Please tally the lines in the material below that contain the word "regardless", and give the count only.

=== Section Start ===

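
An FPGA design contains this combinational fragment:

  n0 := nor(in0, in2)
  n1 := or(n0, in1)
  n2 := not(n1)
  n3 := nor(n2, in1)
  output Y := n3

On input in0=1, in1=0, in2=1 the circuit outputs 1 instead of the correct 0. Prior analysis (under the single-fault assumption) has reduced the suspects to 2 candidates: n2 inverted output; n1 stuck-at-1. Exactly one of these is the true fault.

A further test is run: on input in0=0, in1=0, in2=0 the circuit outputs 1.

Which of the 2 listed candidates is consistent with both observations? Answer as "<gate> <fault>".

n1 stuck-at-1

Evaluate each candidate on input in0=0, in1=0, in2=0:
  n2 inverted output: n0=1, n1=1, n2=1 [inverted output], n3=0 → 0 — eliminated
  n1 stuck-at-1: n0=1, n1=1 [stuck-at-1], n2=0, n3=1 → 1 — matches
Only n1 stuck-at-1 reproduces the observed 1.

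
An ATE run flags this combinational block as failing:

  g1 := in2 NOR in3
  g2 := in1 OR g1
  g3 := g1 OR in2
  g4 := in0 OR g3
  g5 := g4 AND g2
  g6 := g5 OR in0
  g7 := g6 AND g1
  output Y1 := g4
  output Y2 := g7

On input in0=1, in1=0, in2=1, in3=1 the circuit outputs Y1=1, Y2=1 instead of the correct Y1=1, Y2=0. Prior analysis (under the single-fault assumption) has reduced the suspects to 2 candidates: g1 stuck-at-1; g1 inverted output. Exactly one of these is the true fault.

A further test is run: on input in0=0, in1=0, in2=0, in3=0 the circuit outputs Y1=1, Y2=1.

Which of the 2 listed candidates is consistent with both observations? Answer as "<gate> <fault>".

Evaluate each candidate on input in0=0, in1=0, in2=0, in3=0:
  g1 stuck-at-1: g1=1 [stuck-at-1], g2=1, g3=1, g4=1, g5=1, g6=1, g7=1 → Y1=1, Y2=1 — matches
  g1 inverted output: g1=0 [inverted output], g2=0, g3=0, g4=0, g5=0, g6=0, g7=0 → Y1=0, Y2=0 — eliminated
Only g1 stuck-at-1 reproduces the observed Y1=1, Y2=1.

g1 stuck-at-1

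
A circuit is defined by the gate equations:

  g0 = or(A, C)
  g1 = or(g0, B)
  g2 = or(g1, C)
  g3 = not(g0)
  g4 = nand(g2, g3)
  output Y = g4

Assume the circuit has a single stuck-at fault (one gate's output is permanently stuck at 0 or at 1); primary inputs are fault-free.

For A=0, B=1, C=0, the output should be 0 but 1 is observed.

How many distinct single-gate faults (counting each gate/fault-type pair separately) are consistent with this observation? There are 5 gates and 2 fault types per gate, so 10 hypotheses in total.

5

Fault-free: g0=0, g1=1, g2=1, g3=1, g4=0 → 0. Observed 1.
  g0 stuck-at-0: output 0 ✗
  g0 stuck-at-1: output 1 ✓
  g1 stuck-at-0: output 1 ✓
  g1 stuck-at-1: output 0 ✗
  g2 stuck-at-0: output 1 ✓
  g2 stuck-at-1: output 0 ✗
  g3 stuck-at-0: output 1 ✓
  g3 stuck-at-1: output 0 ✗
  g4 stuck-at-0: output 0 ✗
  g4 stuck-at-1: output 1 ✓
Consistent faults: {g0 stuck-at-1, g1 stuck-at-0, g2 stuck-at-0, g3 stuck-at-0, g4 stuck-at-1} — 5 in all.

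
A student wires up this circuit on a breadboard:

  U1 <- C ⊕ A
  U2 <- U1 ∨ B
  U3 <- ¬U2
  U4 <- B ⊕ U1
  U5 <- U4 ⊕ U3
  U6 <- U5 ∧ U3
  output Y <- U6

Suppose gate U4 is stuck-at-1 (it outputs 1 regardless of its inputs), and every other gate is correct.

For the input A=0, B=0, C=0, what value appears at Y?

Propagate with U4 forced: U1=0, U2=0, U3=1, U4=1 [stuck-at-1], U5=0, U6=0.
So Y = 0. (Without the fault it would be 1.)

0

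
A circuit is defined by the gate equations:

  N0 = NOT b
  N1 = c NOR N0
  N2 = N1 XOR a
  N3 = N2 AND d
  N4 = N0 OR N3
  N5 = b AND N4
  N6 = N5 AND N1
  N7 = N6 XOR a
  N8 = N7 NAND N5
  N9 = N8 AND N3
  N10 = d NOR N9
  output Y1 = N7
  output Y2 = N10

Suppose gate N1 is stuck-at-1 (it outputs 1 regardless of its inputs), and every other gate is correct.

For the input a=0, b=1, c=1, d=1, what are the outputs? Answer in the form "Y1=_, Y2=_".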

=== Section End ===
=== Section Start ===

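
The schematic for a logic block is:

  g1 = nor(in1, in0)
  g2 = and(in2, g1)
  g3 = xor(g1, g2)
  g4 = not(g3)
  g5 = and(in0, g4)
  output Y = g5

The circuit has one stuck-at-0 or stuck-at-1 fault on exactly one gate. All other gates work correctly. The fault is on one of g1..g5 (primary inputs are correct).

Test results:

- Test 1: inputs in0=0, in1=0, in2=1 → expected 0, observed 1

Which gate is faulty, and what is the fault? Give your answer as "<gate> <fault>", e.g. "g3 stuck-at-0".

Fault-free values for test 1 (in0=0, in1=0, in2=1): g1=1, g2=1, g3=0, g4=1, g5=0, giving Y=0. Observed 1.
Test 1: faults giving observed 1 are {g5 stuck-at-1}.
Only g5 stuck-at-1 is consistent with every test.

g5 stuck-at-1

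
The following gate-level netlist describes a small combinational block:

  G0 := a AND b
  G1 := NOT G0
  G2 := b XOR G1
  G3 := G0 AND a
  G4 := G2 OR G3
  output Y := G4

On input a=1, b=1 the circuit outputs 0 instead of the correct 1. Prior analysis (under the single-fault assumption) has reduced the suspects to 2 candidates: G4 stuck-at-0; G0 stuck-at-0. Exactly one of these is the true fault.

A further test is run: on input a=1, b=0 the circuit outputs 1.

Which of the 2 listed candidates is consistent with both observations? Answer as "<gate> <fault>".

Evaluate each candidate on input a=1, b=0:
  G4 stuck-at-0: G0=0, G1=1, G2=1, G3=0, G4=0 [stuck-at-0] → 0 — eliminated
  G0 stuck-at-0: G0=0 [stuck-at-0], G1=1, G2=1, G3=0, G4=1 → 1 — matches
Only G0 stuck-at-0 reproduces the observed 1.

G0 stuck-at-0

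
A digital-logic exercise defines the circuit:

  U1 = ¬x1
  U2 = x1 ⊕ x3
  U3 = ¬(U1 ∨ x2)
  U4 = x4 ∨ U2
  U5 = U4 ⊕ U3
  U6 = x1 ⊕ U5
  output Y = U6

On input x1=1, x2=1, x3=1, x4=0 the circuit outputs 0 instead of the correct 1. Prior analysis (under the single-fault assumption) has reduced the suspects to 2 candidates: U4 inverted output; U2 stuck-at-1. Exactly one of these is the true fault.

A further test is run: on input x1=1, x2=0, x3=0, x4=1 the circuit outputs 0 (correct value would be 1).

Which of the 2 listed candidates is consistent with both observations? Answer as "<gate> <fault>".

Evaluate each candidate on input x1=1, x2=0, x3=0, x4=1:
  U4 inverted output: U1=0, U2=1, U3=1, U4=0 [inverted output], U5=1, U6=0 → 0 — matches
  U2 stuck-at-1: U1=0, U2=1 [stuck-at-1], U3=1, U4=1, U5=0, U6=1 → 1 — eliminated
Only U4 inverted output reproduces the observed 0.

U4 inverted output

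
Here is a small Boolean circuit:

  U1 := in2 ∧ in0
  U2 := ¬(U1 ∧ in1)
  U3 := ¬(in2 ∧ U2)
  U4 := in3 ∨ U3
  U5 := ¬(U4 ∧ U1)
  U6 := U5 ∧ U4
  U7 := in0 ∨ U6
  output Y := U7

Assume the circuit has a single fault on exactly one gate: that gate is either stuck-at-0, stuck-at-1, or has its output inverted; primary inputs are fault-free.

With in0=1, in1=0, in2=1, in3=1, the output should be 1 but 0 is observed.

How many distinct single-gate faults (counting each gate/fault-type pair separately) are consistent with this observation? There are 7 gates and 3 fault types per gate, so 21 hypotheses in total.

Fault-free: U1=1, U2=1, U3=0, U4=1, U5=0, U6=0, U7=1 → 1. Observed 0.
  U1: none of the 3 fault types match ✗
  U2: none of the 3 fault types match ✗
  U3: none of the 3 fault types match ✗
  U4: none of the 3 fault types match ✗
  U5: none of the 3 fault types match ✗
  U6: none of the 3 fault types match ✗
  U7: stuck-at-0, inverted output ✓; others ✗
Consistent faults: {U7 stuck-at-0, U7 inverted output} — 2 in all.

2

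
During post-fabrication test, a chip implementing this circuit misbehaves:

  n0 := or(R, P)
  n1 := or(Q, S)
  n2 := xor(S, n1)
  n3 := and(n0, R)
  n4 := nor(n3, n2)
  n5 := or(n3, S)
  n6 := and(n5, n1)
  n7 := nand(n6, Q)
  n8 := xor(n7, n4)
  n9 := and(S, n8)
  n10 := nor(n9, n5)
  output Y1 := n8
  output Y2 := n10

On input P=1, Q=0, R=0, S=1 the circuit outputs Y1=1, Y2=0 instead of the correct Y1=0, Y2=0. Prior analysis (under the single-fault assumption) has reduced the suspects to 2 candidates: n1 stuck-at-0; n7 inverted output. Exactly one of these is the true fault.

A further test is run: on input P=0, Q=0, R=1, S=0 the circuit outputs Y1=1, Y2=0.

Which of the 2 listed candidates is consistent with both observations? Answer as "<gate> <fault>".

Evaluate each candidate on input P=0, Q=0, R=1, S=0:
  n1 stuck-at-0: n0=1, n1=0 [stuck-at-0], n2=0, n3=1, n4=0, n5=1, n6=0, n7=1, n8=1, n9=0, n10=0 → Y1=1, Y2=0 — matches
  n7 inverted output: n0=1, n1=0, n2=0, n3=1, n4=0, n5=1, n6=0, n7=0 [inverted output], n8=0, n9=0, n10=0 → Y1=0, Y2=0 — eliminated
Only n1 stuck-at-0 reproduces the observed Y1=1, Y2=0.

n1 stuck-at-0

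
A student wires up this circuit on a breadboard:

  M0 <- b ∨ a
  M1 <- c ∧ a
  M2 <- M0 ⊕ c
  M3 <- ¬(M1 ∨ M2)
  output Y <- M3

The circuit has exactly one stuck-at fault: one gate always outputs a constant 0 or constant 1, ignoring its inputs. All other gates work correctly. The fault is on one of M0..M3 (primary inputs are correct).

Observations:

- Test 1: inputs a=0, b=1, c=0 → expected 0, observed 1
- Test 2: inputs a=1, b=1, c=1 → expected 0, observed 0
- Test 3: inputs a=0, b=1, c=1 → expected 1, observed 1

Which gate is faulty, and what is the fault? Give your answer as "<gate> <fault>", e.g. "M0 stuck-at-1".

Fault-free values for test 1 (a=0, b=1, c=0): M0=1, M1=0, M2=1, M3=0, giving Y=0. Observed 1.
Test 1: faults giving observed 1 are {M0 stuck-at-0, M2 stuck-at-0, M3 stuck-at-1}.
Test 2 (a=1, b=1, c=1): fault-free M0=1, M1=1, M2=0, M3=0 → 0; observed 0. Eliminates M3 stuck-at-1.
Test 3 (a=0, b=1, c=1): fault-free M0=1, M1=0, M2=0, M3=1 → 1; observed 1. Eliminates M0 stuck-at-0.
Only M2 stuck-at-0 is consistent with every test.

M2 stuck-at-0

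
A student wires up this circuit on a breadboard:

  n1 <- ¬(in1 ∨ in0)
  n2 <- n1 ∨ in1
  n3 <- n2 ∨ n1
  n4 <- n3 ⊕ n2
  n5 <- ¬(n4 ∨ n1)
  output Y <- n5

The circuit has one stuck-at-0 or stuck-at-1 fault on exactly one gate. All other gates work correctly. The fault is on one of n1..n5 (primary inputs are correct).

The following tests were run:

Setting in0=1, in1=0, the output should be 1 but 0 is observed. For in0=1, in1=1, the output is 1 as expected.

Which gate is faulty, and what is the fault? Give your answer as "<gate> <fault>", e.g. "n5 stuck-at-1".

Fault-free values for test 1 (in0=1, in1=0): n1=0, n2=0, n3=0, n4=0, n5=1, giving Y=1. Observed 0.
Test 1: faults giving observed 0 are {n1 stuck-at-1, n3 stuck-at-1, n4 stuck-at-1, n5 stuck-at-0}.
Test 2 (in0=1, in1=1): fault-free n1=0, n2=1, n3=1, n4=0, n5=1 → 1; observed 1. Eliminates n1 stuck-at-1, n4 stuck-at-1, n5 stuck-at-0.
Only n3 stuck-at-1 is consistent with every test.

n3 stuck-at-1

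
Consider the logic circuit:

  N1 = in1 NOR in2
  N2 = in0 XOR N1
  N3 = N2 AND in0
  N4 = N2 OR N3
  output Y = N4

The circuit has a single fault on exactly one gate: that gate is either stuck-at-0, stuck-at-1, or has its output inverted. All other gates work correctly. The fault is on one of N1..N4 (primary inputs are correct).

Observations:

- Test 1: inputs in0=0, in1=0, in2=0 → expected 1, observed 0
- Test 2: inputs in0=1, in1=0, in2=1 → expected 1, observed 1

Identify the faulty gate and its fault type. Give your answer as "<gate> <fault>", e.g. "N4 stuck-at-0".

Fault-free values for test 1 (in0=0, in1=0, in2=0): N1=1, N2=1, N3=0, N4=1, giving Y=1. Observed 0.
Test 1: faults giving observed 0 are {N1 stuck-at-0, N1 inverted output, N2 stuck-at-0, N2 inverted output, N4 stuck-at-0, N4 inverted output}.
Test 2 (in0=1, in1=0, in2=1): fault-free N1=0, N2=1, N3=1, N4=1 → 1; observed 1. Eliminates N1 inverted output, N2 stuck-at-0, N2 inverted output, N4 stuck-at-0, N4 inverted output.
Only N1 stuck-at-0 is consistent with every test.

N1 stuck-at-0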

=== Section End ===
=== Section Start ===

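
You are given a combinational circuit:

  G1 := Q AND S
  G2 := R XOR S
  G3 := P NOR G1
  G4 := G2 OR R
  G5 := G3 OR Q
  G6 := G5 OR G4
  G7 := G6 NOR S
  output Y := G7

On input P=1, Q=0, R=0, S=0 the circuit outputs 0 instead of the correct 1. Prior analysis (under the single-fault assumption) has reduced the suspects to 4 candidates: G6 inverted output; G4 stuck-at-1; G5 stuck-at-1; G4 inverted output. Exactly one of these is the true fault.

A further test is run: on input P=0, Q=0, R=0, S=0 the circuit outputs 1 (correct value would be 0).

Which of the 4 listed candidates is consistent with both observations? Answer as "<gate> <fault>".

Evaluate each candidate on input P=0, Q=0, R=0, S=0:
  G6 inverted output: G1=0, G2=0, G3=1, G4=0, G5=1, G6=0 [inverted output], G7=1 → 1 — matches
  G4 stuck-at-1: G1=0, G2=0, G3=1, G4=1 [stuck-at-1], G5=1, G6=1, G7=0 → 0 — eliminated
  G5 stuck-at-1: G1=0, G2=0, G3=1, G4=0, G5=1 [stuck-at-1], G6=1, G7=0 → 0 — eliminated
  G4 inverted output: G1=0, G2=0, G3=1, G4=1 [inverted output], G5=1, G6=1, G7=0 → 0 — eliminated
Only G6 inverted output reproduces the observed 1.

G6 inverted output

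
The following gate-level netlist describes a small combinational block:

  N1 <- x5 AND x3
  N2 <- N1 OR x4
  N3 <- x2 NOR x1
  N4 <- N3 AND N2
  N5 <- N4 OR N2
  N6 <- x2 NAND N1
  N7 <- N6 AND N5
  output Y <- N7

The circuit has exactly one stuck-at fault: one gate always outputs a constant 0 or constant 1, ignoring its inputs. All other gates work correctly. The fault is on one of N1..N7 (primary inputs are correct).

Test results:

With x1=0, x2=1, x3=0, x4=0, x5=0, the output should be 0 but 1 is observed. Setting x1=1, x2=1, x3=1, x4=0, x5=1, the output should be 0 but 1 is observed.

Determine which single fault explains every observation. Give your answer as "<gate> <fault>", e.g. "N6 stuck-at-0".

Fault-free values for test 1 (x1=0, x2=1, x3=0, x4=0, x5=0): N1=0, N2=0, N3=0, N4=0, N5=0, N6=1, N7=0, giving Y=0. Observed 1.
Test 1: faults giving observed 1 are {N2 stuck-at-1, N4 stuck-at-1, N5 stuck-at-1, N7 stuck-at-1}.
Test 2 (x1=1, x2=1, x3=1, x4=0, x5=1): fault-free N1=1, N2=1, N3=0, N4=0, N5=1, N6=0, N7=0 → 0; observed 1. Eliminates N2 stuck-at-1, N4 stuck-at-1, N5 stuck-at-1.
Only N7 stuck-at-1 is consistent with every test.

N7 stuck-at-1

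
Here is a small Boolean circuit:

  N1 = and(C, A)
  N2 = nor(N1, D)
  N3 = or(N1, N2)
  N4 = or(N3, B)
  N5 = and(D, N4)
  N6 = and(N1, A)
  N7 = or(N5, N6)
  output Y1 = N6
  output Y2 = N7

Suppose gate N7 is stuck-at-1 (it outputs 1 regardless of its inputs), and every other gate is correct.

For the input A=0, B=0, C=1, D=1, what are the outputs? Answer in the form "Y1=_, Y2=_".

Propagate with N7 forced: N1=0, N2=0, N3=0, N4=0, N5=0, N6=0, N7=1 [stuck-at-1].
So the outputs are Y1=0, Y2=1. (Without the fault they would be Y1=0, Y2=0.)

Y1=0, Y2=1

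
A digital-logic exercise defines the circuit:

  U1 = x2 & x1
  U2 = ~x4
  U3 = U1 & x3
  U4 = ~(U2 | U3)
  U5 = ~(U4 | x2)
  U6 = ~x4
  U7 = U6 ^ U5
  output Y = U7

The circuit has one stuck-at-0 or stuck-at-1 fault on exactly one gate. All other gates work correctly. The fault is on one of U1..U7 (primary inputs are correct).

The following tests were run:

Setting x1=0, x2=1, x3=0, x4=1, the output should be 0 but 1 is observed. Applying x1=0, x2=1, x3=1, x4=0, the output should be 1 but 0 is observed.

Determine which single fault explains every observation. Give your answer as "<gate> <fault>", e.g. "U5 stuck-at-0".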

=== Section End ===

• [TASK OUTPUT]
3